━━━━━ Given records ━━━━━

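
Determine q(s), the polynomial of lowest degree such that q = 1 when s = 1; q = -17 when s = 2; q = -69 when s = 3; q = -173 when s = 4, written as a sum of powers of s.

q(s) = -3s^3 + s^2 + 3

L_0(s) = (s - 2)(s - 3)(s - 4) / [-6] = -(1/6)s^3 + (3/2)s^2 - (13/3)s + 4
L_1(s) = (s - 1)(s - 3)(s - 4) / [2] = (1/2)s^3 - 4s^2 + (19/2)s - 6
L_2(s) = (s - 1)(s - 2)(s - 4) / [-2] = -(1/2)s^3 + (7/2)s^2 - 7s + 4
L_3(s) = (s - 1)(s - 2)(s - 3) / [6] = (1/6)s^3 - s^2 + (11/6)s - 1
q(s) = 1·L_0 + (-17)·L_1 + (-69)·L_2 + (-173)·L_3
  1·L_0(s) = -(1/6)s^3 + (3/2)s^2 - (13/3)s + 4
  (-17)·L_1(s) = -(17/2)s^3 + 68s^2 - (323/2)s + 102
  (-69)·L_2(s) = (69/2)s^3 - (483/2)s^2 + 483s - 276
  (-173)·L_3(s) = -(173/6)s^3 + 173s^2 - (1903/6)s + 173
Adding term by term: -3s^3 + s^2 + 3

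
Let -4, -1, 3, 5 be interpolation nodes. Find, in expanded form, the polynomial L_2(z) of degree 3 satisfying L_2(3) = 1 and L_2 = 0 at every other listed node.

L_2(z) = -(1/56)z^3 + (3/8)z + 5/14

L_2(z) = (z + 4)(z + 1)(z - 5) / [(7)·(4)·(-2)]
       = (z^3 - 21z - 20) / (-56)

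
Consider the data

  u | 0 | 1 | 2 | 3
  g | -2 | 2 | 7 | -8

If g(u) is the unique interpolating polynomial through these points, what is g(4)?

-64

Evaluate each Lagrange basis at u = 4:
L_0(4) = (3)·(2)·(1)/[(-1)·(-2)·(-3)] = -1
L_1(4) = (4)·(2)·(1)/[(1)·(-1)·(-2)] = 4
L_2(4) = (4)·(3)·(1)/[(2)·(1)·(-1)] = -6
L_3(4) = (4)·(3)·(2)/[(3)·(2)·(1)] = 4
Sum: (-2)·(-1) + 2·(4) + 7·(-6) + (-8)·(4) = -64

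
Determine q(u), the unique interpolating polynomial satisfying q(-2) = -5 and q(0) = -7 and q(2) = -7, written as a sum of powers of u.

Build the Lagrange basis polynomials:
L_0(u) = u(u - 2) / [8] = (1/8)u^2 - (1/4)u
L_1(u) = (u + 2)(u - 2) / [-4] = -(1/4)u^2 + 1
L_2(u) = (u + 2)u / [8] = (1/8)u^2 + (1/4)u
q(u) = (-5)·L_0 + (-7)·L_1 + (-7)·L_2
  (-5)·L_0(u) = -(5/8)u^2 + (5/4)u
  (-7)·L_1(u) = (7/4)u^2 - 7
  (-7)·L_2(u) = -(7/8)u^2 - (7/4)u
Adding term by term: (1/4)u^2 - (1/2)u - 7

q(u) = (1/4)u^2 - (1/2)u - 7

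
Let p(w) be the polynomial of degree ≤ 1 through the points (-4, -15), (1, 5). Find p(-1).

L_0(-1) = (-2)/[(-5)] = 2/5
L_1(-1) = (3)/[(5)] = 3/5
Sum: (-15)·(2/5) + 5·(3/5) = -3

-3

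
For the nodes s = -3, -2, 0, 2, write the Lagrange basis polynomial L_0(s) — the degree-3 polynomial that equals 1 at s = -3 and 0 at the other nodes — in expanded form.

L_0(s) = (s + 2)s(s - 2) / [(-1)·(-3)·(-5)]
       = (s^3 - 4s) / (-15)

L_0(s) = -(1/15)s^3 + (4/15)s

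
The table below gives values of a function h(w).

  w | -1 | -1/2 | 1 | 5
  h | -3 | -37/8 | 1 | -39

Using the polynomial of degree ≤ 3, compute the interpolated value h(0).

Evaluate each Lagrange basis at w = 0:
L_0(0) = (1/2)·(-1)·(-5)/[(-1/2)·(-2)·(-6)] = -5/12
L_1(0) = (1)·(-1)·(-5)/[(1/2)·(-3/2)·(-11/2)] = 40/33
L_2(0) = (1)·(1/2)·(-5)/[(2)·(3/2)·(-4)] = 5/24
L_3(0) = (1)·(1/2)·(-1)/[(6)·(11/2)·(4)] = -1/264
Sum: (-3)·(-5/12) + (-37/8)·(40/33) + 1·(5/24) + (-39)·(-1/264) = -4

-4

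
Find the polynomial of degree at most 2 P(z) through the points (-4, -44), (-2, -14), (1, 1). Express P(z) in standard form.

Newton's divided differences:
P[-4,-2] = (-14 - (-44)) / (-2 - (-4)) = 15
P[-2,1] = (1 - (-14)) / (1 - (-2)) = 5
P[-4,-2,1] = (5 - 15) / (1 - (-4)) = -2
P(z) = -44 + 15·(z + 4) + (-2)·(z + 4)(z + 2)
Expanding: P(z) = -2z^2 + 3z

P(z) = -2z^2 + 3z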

━━━━━
━━━━━ Given records ━━━━━

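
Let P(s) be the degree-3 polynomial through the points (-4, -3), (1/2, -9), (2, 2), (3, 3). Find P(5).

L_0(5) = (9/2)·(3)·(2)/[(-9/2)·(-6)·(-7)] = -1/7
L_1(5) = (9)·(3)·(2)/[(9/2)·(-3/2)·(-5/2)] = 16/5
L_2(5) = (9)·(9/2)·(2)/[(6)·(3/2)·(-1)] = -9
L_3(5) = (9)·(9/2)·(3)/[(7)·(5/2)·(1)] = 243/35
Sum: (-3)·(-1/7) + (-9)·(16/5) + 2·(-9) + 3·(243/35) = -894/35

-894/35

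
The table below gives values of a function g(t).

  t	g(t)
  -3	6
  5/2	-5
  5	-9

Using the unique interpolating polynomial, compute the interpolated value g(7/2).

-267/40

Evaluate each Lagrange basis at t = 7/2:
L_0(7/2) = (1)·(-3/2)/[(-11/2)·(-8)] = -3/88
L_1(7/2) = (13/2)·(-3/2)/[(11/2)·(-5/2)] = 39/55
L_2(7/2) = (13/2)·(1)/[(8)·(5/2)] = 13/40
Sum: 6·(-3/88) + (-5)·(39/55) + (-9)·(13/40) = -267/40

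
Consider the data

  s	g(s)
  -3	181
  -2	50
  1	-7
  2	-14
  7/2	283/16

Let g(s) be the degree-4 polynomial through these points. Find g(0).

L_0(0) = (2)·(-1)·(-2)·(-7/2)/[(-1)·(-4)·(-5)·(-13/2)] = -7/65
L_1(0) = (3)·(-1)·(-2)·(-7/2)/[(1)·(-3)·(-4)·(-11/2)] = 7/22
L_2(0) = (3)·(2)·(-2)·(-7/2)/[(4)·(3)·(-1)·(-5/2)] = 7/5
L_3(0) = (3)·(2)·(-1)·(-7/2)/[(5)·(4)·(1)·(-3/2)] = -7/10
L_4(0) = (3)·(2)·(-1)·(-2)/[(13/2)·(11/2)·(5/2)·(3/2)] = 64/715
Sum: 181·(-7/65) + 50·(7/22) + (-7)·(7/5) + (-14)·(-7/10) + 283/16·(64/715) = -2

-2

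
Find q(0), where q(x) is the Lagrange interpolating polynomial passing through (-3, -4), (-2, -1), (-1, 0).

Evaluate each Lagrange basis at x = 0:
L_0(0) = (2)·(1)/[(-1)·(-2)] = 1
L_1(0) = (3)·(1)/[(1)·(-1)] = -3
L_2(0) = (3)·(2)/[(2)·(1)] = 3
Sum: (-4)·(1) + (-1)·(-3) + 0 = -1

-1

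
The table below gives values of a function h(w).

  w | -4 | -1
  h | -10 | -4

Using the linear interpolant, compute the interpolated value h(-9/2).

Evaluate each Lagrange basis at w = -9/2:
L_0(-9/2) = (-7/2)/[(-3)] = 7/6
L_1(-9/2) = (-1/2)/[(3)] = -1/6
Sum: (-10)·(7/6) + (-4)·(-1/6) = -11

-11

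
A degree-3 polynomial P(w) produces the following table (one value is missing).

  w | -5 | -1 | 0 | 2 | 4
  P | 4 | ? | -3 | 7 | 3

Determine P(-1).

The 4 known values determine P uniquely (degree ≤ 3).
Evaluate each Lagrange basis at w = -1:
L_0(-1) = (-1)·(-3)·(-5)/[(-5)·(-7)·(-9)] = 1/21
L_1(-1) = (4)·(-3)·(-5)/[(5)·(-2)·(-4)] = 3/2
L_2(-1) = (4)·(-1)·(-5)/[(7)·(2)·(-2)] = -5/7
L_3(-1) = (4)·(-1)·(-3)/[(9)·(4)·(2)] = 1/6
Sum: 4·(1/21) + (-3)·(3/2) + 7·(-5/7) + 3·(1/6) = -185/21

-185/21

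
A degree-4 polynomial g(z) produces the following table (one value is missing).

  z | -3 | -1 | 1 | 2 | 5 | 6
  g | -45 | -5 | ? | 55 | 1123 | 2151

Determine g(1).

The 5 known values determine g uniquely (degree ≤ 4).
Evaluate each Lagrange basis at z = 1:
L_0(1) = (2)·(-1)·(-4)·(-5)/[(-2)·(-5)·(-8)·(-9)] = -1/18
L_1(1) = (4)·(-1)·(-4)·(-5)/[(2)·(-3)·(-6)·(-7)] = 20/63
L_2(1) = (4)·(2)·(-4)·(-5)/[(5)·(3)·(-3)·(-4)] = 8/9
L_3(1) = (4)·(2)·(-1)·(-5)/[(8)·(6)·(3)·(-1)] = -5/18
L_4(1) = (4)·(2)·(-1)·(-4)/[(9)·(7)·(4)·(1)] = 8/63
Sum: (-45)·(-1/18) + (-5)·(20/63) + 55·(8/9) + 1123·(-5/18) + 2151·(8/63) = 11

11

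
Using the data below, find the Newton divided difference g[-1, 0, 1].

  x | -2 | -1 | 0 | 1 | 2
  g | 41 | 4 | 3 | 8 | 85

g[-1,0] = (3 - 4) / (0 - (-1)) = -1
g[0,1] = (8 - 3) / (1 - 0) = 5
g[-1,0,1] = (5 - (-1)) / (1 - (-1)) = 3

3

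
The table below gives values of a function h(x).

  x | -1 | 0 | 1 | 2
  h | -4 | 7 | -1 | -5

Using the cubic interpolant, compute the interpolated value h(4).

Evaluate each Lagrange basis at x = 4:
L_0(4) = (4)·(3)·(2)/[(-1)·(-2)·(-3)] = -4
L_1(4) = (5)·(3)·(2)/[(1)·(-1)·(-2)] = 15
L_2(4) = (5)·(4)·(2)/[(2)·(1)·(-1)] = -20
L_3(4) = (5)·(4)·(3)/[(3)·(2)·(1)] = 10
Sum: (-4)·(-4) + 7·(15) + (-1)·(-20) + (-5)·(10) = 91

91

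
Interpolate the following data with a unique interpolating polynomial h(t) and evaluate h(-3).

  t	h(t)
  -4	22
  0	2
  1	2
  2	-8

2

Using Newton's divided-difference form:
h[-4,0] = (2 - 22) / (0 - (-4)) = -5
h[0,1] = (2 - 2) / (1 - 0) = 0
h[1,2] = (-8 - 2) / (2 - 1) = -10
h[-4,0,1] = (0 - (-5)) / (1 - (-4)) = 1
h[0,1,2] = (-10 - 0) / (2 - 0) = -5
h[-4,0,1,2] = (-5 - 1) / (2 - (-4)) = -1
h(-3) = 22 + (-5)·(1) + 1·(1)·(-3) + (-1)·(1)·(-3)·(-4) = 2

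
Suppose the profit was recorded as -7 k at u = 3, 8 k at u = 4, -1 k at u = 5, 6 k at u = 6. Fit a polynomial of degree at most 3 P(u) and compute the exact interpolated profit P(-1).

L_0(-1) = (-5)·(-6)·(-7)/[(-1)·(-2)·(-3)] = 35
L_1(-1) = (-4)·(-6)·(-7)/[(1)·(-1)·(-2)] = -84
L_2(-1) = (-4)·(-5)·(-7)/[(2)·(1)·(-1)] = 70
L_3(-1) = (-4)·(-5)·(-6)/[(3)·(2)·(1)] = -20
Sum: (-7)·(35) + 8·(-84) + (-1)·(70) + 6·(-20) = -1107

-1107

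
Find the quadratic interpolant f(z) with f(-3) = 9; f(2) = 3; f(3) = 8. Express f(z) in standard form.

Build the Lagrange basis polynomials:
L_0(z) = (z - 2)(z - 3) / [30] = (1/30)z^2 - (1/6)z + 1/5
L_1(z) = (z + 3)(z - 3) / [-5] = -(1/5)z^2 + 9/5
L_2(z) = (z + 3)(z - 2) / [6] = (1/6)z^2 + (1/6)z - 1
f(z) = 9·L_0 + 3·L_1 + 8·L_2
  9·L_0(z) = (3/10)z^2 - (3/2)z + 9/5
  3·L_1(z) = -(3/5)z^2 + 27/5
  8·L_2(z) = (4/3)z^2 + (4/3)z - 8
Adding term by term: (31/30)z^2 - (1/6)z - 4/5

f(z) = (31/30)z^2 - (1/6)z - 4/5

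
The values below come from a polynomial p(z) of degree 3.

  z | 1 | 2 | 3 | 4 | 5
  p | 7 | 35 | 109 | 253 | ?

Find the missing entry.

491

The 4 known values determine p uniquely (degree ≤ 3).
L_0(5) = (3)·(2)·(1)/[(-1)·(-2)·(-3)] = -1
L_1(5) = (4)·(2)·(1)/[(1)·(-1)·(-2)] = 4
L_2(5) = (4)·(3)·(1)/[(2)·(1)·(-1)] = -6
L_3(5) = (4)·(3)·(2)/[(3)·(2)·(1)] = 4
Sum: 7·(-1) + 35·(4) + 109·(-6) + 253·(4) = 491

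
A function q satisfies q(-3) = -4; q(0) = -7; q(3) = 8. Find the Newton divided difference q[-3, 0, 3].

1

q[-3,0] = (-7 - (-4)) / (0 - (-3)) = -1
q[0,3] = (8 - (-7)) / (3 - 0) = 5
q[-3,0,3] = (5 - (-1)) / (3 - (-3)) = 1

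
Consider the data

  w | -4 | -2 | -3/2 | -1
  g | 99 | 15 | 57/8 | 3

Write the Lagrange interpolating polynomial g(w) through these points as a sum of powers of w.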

━━━━━
━━━━━ Given records ━━━━━

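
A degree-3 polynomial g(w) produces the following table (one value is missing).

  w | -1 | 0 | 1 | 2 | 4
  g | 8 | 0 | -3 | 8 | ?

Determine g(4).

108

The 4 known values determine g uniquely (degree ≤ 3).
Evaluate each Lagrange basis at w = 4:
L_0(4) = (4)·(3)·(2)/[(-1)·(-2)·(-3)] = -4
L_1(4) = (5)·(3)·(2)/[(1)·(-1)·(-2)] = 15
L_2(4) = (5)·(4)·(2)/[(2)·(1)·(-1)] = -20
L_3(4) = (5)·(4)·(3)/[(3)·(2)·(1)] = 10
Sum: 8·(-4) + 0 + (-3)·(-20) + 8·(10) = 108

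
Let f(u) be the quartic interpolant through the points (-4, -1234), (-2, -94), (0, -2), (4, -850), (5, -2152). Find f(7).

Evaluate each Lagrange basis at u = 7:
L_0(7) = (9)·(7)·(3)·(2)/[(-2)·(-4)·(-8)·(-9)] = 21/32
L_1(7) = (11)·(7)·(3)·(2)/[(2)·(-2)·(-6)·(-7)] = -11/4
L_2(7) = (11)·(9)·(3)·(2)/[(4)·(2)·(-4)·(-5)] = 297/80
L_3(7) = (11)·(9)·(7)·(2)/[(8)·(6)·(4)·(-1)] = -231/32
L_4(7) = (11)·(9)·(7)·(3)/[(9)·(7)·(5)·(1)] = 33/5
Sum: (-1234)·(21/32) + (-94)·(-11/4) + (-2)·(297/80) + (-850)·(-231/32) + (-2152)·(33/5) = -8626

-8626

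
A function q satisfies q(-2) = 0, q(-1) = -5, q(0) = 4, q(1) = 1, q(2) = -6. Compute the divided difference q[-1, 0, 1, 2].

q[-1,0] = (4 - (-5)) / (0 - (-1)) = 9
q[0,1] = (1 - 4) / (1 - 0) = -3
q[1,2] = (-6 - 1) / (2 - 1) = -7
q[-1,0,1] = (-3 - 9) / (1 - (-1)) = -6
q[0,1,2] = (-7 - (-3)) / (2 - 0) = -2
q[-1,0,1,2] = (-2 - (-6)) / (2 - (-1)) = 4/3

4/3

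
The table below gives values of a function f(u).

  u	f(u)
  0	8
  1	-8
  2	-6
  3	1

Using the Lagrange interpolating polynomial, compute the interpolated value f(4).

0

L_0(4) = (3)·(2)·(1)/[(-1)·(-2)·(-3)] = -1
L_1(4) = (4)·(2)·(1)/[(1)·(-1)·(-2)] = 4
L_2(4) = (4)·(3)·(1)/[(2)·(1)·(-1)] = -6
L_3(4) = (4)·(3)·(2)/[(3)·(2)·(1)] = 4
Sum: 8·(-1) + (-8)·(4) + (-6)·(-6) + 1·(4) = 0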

━━━━━

* Assignment: Reproduce every line from the entries that holds the word "produces".

* Response below:
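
A degree-3 polynomial P(w) produces the following table (one value is missing).
A degree-4 polynomial g(z) produces the following table (one value is missing).
A degree-3 polynomial g(w) produces the following table (one value is missing).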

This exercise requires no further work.